___ Information shown ___

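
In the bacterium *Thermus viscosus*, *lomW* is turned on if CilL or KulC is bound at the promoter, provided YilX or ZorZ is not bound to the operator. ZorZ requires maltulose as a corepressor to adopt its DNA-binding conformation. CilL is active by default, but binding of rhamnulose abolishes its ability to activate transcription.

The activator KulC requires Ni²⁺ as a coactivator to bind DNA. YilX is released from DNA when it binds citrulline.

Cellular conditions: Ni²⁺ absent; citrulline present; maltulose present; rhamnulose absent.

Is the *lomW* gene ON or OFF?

Citrulline is present, so YilX is inactive.
Rhamnulose is absent, so CilL is active.
Ni²⁺ is absent, so KulC is inactive.
Maltulose is present, so ZorZ is active.
With repressor ZorZ bound, *lomW* is not transcribed.

OFF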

___

● Task statement: Retype the listing in full, keeping every word as it appears.

● Task output:
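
In the bacterium *Thermus viscosus*, *lomW* is turned on if CilL or KulC is bound at the promoter, provided YilX or ZorZ is not bound to the operator. ZorZ requires maltulose as a corepressor to adopt its DNA-binding conformation. CilL is active by default, but binding of rhamnulose abolishes its ability to activate transcription.

The activator KulC requires Ni²⁺ as a coactivator to bind DNA. YilX is released from DNA when it binds citrulline.

Cellular conditions: Ni²⁺ absent; citrulline present; maltulose present; rhamnulose absent.

Is the *lomW* gene ON or OFF?

Citrulline is present, so YilX is inactive.
Rhamnulose is absent, so CilL is active.
Ni²⁺ is absent, so KulC is inactive.
Maltulose is present, so ZorZ is active.
With repressor ZorZ bound, *lomW* is not transcribed.

OFF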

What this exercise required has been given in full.